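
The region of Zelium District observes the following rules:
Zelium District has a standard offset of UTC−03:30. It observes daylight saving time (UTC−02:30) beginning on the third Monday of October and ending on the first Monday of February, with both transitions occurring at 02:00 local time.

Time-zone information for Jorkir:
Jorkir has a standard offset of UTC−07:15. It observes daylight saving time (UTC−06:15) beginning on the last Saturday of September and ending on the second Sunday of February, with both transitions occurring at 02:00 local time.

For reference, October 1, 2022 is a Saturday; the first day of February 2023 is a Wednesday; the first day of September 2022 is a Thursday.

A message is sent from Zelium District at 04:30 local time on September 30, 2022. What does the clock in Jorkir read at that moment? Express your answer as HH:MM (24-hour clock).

1 October 2022 is a Saturday, so the first Monday is October 3 and the third is October 17.
1 February 2023 is a Wednesday, so the first Monday is February 6.
Daylight saving runs 17 October 2022 – 6 February 2023; September 30, 2022 is outside that window, so Zelium District is on standard time at UTC−03:30.
04:30 Zelium District + 3h30m = 08:00 UTC.
1 September 2022 is a Thursday, so Saturdays fall on 3, 10, 17, 24; the last is September 24.
1 February 2023 is a Wednesday, so the first Sunday is February 5 and the second is February 12.
At the standard offset (UTC−07:15), 08:00 UTC − 7h15m = 00:45 Jorkir standard time.
The standard-time date in Jorkir, September 30, 2022, lies within the daylight-saving period (24 September 2022 – 12 February 2023), so Jorkir is on daylight time, UTC−06:15.
08:00 UTC − 6h15m = 01:45 Jorkir.

01:45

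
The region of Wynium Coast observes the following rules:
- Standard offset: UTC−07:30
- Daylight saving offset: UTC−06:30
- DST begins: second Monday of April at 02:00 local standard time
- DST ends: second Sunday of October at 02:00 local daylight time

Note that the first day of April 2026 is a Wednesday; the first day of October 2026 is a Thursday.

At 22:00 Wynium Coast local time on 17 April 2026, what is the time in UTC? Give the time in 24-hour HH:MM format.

1 April 2026 is a Wednesday, so the first Monday is April 6 and the second is April 13.
1 October 2026 is a Thursday, so the first Sunday is October 4 and the second is October 11.
17 April 2026 falls between 13 April and 11 October, so daylight saving is in effect and Wynium Coast is at UTC−06:30.
22:00 local + 6h30m = 04:30 UTC (rolling into the next day, 18 April 2026).

04:30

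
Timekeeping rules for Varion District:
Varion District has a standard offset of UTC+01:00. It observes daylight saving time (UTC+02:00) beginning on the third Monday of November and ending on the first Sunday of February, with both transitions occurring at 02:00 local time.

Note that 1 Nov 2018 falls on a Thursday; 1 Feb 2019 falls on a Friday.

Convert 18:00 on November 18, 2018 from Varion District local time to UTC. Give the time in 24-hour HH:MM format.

1 November 2018 is a Thursday, so the first Monday is November 5 and the third is November 19.
1 February 2019 is a Friday, so the first Sunday is February 3.
November 18, 2018 is outside the daylight-saving period (19 November 2018 – 3 February 2019), so Varion District is on standard time, UTC+01:00.
18:00 local − 1h = 17:00 UTC.

17:00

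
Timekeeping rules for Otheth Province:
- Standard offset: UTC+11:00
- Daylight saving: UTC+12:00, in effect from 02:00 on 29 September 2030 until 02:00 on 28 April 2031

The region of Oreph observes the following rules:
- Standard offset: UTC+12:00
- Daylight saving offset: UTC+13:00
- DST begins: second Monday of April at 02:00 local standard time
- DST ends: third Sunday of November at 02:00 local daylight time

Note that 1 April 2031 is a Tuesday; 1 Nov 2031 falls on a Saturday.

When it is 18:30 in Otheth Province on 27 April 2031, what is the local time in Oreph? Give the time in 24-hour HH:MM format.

27 April 2031 falls between 29 September 2030 and 28 April 2031, so daylight saving is in effect and Otheth Province is at UTC+12:00.
18:30 Otheth Province − 12h = 06:30 UTC.
1 April 2031 is a Tuesday, so the first Monday is April 7 and the second is April 14.
1 November 2031 is a Saturday, so the first Sunday is November 2 and the third is November 16.
At the standard offset (UTC+12:00), 06:30 UTC + 12h = 18:30 Oreph standard time.
The standard-time date in Oreph, 27 April 2031, falls between 14 April and 16 November, so daylight saving is in effect and Oreph is at UTC+13:00.
06:30 UTC + 13h = 19:30 Oreph.

19:30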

************

Activity → Which lines above carry the string "following"? Copy those lines.

Written answer →
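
The region of Zelium District observes the following rules:
The region of Wynium Coast observes the following rules:
The region of Oreph observes the following rules: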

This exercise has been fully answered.